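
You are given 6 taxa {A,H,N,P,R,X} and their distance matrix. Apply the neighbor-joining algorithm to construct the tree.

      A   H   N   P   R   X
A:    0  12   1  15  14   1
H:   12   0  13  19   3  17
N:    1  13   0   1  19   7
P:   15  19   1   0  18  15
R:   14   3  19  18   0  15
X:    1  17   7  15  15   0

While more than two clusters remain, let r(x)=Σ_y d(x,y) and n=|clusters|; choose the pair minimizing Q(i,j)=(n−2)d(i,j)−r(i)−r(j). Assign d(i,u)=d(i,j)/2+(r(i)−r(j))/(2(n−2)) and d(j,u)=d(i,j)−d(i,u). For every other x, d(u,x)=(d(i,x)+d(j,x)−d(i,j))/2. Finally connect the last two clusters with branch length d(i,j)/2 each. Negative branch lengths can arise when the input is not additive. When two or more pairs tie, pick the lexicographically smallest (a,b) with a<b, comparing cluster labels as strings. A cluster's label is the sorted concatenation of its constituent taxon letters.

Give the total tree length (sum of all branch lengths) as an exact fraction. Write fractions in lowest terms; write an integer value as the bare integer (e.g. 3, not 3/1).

185/8

iteration 1: select H,R (d=3, Q=-121); attach at lengths (7/8, 17/8); label the merged cluster HR
  updated: d(A,HR)=23/2, d(HR,N)=29/2, d(HR,P)=17, d(HR,X)=29/2
iteration 2: select N,P (d=1, Q=-137/2); attach at lengths (-43/12, 55/12); label the merged cluster NP
  updated: d(A,NP)=15/2, d(HR,NP)=61/4, d(NP,X)=21/2
iteration 3: select A,X (d=1, Q=-44); attach at lengths (-1, 2); label the merged cluster AX
  updated: d(AX,HR)=25/2, d(AX,NP)=17/2
iteration 4: select AX,HR (d=25/2, Q=-145/4); attach at lengths (23/8, 77/8); label the merged cluster AHRX
  updated: d(AHRX,NP)=45/8
iteration 5: select AHRX,NP (d=45/8); attach at lengths (45/16, 45/16); label the merged cluster AHNPRX
final tree: (((A:-1,X:2):23/8,(H:7/8,R:17/8):77/8):45/16,(N:-43/12,P:55/12):45/16)
total length: 185/8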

• [WHAT IS BEING ASKED]:
Write out each entry again, leaving every word as it is.

• [TASK OUTPUT]:
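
You are given 6 taxa {A,H,N,P,R,X} and their distance matrix. Apply the neighbor-joining algorithm to construct the tree.

      A   H   N   P   R   X
A:    0  12   1  15  14   1
H:   12   0  13  19   3  17
N:    1  13   0   1  19   7
P:   15  19   1   0  18  15
R:   14   3  19  18   0  15
X:    1  17   7  15  15   0

While more than two clusters remain, let r(x)=Σ_y d(x,y) and n=|clusters|; choose the pair minimizing Q(i,j)=(n−2)d(i,j)−r(i)−r(j). Assign d(i,u)=d(i,j)/2+(r(i)−r(j))/(2(n−2)) and d(j,u)=d(i,j)−d(i,u). For every other x, d(u,x)=(d(i,x)+d(j,x)−d(i,j))/2. Finally connect the last two clusters with branch length d(i,j)/2 each. Negative branch lengths can arise when the input is not additive. When two or more pairs tie, pick the lexicographically smallest (a,b) with a<b, comparing cluster labels as strings. A cluster's label is the sorted concatenation of its constituent taxon letters.

Give the total tree length (sum of all branch lengths) as an exact fraction. Write fractions in lowest terms; write an integer value as the bare integer (e.g. 3, not 3/1).

185/8

iteration 1: select H,R (d=3, Q=-121); attach at lengths (7/8, 17/8); label the merged cluster HR
  updated: d(A,HR)=23/2, d(HR,N)=29/2, d(HR,P)=17, d(HR,X)=29/2
iteration 2: select N,P (d=1, Q=-137/2); attach at lengths (-43/12, 55/12); label the merged cluster NP
  updated: d(A,NP)=15/2, d(HR,NP)=61/4, d(NP,X)=21/2
iteration 3: select A,X (d=1, Q=-44); attach at lengths (-1, 2); label the merged cluster AX
  updated: d(AX,HR)=25/2, d(AX,NP)=17/2
iteration 4: select AX,HR (d=25/2, Q=-145/4); attach at lengths (23/8, 77/8); label the merged cluster AHRX
  updated: d(AHRX,NP)=45/8
iteration 5: select AHRX,NP (d=45/8); attach at lengths (45/16, 45/16); label the merged cluster AHNPRX
final tree: (((A:-1,X:2):23/8,(H:7/8,R:17/8):77/8):45/16,(N:-43/12,P:55/12):45/16)
total length: 185/8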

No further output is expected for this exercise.